EXERCISE
The answer should consist of each line from the data below that includes "owes".

DATA SUPPLIED
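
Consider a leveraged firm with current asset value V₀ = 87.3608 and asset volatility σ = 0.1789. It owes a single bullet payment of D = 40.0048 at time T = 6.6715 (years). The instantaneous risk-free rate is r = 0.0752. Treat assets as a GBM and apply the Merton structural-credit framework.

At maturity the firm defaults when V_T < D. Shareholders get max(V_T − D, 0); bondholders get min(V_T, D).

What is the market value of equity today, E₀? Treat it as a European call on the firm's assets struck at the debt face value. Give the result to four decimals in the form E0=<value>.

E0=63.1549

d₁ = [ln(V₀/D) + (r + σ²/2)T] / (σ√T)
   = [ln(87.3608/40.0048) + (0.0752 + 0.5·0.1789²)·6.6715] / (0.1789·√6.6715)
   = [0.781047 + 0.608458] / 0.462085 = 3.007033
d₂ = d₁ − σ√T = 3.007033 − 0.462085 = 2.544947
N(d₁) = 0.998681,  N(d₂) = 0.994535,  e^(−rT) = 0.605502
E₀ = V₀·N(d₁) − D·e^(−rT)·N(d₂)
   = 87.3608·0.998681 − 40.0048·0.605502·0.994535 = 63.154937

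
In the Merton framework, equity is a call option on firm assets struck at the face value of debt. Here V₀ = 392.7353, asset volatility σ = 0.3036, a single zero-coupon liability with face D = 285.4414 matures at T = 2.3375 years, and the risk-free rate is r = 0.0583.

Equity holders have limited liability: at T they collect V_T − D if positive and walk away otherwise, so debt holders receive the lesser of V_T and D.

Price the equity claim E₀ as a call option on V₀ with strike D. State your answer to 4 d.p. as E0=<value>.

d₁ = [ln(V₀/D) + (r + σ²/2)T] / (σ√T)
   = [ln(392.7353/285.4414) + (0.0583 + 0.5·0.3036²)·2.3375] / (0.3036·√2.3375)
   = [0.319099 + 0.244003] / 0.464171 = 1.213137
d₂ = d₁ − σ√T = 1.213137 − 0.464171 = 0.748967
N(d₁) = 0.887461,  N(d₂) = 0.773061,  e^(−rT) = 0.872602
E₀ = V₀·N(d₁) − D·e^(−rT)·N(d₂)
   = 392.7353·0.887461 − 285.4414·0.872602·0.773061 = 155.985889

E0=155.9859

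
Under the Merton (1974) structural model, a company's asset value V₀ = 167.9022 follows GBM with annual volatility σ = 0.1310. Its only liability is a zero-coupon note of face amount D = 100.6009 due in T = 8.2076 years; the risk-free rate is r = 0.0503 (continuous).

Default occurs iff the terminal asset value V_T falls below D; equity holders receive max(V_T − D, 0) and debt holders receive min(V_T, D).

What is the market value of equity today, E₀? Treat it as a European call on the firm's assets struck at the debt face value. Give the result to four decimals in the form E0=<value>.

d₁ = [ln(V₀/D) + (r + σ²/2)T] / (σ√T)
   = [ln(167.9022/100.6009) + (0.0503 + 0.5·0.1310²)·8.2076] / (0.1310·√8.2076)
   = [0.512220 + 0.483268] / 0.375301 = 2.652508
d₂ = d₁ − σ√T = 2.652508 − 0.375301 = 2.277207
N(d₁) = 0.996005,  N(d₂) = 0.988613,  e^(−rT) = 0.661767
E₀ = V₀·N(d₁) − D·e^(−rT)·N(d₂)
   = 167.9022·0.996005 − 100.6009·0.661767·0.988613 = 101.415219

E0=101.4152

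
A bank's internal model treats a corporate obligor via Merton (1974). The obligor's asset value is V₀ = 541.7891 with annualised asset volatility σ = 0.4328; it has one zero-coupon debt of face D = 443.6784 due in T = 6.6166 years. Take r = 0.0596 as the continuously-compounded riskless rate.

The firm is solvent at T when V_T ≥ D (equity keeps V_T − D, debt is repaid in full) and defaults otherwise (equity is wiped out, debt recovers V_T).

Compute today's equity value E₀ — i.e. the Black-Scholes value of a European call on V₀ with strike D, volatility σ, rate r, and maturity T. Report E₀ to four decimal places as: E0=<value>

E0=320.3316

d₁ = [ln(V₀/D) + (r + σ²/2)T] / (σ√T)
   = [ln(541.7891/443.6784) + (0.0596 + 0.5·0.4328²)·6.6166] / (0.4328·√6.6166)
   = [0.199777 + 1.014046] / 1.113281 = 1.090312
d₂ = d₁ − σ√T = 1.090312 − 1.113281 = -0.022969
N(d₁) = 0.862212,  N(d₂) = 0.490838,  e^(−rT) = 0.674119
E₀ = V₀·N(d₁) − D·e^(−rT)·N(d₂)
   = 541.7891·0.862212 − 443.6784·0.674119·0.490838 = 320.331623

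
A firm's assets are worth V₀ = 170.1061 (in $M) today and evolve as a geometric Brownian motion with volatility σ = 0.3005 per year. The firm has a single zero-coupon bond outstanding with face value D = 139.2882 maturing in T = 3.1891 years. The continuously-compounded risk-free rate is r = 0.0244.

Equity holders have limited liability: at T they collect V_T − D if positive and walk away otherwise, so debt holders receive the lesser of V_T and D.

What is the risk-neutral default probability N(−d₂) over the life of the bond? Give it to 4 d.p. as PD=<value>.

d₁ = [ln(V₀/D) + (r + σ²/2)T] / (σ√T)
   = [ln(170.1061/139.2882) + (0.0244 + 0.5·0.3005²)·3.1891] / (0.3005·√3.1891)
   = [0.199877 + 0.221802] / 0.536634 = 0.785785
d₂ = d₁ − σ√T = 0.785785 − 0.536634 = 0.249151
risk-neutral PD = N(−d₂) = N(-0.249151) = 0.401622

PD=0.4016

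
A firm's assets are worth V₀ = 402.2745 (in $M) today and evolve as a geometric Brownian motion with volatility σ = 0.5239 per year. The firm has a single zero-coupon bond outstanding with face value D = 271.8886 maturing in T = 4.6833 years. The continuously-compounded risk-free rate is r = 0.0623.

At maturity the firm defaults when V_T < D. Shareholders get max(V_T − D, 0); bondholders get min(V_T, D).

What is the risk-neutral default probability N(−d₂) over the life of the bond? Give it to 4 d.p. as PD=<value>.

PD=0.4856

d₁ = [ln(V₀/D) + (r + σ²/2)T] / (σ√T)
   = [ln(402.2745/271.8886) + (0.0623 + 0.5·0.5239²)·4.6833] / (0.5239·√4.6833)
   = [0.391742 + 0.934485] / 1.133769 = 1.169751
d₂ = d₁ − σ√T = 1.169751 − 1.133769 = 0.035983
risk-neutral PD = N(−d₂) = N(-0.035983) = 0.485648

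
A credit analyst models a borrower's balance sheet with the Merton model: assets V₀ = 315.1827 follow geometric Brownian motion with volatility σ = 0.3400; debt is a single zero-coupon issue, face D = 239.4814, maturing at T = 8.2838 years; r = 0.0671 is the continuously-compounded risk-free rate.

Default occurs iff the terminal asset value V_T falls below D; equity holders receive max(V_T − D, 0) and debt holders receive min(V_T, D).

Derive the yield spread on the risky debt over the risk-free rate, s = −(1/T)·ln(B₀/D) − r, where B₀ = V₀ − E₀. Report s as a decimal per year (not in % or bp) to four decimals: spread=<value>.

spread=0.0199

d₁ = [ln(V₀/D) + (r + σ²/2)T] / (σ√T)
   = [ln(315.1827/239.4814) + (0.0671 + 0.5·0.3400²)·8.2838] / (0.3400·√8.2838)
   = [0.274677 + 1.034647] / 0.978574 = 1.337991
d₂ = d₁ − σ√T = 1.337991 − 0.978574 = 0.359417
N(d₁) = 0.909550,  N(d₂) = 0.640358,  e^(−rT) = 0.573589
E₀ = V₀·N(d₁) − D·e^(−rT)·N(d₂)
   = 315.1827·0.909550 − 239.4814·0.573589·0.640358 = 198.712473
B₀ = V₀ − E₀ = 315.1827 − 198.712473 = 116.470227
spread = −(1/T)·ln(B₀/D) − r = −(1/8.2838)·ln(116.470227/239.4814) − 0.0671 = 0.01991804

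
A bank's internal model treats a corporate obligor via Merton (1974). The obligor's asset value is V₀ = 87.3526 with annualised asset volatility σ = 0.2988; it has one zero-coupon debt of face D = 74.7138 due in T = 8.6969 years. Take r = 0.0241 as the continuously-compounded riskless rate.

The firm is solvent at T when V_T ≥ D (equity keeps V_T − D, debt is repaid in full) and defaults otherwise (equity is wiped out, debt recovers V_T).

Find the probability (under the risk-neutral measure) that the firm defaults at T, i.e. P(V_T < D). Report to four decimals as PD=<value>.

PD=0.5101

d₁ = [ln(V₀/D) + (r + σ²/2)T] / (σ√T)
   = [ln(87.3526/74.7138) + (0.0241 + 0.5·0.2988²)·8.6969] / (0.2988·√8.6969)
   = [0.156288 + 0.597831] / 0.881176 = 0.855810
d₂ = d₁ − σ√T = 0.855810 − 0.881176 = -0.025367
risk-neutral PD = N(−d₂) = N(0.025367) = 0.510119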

* * *

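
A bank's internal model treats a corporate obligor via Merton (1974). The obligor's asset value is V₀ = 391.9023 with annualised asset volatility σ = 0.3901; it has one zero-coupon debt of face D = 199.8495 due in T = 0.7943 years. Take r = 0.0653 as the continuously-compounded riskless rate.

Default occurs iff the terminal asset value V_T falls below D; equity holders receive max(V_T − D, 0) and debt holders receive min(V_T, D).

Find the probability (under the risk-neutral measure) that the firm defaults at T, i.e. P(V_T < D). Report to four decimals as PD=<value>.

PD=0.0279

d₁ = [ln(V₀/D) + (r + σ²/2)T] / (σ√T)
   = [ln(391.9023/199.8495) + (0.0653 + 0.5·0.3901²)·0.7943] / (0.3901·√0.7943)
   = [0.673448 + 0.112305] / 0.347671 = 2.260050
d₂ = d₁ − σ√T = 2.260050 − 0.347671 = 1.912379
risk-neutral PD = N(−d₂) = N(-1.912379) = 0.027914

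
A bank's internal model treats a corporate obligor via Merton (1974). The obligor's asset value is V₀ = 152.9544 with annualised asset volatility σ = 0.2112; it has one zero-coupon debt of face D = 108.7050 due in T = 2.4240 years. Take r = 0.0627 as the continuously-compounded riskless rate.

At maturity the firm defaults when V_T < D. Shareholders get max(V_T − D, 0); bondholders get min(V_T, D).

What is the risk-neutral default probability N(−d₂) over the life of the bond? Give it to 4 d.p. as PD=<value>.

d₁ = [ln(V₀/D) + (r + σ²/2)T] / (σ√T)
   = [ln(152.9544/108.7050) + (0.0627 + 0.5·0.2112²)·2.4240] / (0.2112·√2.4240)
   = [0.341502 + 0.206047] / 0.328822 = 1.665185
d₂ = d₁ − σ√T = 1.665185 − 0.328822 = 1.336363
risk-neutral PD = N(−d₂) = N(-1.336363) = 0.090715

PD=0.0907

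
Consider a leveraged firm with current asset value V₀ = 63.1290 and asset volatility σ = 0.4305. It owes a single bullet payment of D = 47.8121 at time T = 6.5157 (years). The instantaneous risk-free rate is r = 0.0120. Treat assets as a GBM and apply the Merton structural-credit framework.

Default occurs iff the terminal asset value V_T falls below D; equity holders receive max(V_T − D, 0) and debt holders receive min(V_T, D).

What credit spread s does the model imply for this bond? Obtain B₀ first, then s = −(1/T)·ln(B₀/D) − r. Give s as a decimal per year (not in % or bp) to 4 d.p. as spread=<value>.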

ANSWER BOX
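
Consider a leveraged firm with current asset value V₀ = 87.3608 and asset volatility σ = 0.1789. It owes a single bullet payment of D = 40.0048 at time T = 6.6715 (years). The instantaneous risk-free rate is r = 0.0752. Treat assets as a GBM and apply the Merton structural-credit framework.
Consider a leveraged firm with current asset value V₀ = 63.1290 and asset volatility σ = 0.4305. It owes a single bullet payment of D = 47.8121 at time T = 6.5157 (years). The instantaneous risk-free rate is r = 0.0120. Treat assets as a GBM and apply the Merton structural-credit framework.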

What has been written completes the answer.